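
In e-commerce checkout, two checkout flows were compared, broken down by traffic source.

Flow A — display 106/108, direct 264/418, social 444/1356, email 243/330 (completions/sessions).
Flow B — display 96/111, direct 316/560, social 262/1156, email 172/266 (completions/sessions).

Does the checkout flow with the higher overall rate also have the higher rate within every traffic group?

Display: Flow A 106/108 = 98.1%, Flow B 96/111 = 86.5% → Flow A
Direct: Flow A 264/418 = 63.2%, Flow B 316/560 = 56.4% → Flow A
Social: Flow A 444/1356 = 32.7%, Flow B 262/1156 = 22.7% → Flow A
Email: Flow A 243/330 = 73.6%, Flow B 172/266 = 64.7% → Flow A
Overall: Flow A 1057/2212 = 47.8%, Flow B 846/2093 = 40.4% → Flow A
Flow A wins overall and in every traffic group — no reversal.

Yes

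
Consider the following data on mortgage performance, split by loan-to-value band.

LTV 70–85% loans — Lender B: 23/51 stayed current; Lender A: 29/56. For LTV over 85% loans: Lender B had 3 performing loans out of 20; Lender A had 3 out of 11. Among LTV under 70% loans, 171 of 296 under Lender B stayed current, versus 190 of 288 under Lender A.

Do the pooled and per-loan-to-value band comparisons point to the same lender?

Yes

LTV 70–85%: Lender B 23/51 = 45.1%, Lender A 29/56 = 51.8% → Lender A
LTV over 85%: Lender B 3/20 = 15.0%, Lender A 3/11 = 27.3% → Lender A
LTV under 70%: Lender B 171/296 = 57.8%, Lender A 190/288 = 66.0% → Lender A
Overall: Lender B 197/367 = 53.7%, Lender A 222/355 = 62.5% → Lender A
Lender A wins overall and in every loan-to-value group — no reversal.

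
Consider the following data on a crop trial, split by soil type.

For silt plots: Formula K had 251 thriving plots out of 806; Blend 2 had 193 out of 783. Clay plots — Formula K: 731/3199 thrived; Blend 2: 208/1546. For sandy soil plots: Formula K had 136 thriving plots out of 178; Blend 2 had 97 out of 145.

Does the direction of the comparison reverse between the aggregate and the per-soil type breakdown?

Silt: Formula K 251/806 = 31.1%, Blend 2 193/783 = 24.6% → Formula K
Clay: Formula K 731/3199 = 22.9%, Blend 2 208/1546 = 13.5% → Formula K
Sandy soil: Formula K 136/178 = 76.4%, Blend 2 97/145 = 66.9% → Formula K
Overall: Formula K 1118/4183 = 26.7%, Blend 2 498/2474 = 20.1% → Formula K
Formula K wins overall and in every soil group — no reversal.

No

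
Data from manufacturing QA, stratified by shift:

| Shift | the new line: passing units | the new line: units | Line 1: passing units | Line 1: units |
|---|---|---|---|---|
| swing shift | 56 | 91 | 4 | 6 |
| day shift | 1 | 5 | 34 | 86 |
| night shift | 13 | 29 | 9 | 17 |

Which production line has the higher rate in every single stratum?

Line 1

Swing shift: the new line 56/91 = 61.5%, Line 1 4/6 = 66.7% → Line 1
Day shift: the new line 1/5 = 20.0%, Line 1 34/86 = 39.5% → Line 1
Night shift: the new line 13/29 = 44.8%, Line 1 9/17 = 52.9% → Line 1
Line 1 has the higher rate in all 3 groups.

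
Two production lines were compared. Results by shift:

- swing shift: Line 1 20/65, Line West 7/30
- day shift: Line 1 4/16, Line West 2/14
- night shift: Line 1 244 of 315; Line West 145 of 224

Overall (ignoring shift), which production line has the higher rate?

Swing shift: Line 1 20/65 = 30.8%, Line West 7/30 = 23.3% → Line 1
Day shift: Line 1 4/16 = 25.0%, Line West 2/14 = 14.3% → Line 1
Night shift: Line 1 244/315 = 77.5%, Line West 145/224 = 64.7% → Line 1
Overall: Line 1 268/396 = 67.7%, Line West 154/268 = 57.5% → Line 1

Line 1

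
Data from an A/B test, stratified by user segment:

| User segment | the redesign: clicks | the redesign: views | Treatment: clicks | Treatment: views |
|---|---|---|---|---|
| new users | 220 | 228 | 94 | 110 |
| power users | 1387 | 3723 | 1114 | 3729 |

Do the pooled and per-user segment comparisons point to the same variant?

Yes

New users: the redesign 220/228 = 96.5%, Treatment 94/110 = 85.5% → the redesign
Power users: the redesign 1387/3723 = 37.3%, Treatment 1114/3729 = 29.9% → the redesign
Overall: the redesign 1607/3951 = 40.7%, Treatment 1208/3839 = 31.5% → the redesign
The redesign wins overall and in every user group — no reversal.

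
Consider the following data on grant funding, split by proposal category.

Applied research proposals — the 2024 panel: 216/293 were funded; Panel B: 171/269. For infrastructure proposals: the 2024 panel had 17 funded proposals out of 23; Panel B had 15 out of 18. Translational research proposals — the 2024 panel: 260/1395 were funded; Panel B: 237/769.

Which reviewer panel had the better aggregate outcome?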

▶ _Assignment_
From the first line to the last, return the data exactly.

▶ _Answer area_
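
In e-commerce checkout, two checkout flows were compared, broken down by traffic source.

Flow A — display 106/108, direct 264/418, social 444/1356, email 243/330 (completions/sessions).
Flow B — display 96/111, direct 316/560, social 262/1156, email 172/266 (completions/sessions).

Does the checkout flow with the higher overall rate also have the higher rate within every traffic group?

Display: Flow A 106/108 = 98.1%, Flow B 96/111 = 86.5% → Flow A
Direct: Flow A 264/418 = 63.2%, Flow B 316/560 = 56.4% → Flow A
Social: Flow A 444/1356 = 32.7%, Flow B 262/1156 = 22.7% → Flow A
Email: Flow A 243/330 = 73.6%, Flow B 172/266 = 64.7% → Flow A
Overall: Flow A 1057/2212 = 47.8%, Flow B 846/2093 = 40.4% → Flow A
Flow A wins overall and in every traffic group — no reversal.

Yes

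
Consider the following data on mortgage performance, split by loan-to-value band.

LTV 70–85% loans — Lender B: 23/51 stayed current; Lender A: 29/56. For LTV over 85% loans: Lender B had 3 performing loans out of 20; Lender A had 3 out of 11. Among LTV under 70% loans, 171 of 296 under Lender B stayed current, versus 190 of 288 under Lender A.

Do the pooled and per-loan-to-value band comparisons point to the same lender?

Yes

LTV 70–85%: Lender B 23/51 = 45.1%, Lender A 29/56 = 51.8% → Lender A
LTV over 85%: Lender B 3/20 = 15.0%, Lender A 3/11 = 27.3% → Lender A
LTV under 70%: Lender B 171/296 = 57.8%, Lender A 190/288 = 66.0% → Lender A
Overall: Lender B 197/367 = 53.7%, Lender A 222/355 = 62.5% → Lender A
Lender A wins overall and in every loan-to-value group — no reversal.

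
Consider the following data on a crop trial, split by soil type.

For silt plots: Formula K had 251 thriving plots out of 806; Blend 2 had 193 out of 783. Clay plots — Formula K: 731/3199 thrived; Blend 2: 208/1546. For sandy soil plots: Formula K had 136 thriving plots out of 178; Blend 2 had 97 out of 145.

Does the direction of the comparison reverse between the aggregate and the per-soil type breakdown?

Silt: Formula K 251/806 = 31.1%, Blend 2 193/783 = 24.6% → Formula K
Clay: Formula K 731/3199 = 22.9%, Blend 2 208/1546 = 13.5% → Formula K
Sandy soil: Formula K 136/178 = 76.4%, Blend 2 97/145 = 66.9% → Formula K
Overall: Formula K 1118/4183 = 26.7%, Blend 2 498/2474 = 20.1% → Formula K
Formula K wins overall and in every soil group — no reversal.

No

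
Data from manufacturing QA, stratified by shift:

| Shift | the new line: passing units | the new line: units | Line 1: passing units | Line 1: units |
|---|---|---|---|---|
| swing shift | 56 | 91 | 4 | 6 |
| day shift | 1 | 5 | 34 | 86 |
| night shift | 13 | 29 | 9 | 17 |

Which production line has the higher rate in every single stratum?

Line 1

Swing shift: the new line 56/91 = 61.5%, Line 1 4/6 = 66.7% → Line 1
Day shift: the new line 1/5 = 20.0%, Line 1 34/86 = 39.5% → Line 1
Night shift: the new line 13/29 = 44.8%, Line 1 9/17 = 52.9% → Line 1
Line 1 has the higher rate in all 3 groups.

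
Two production lines were compared. Results by shift:

- swing shift: Line 1 20/65, Line West 7/30
- day shift: Line 1 4/16, Line West 2/14
- night shift: Line 1 244 of 315; Line West 145 of 224

Overall (ignoring shift), which production line has the higher rate?

Swing shift: Line 1 20/65 = 30.8%, Line West 7/30 = 23.3% → Line 1
Day shift: Line 1 4/16 = 25.0%, Line West 2/14 = 14.3% → Line 1
Night shift: Line 1 244/315 = 77.5%, Line West 145/224 = 64.7% → Line 1
Overall: Line 1 268/396 = 67.7%, Line West 154/268 = 57.5% → Line 1

Line 1

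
Data from an A/B test, stratified by user segment:

| User segment | the redesign: clicks | the redesign: views | Treatment: clicks | Treatment: views |
|---|---|---|---|---|
| new users | 220 | 228 | 94 | 110 |
| power users | 1387 | 3723 | 1114 | 3729 |

Do the pooled and per-user segment comparisons point to the same variant?

Yes

New users: the redesign 220/228 = 96.5%, Treatment 94/110 = 85.5% → the redesign
Power users: the redesign 1387/3723 = 37.3%, Treatment 1114/3729 = 29.9% → the redesign
Overall: the redesign 1607/3951 = 40.7%, Treatment 1208/3839 = 31.5% → the redesign
The redesign wins overall and in every user group — no reversal.

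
Consider the following data on grant funding, split by proposal category.

Applied research proposals — the 2024 panel: 216/293 were funded; Panel B: 171/269. For infrastructure proposals: the 2024 panel had 17 funded proposals out of 23; Panel B had 15 out of 18. Translational research proposals — the 2024 panel: 260/1395 were funded; Panel B: 237/769.

Which reviewer panel had the better aggregate outcome?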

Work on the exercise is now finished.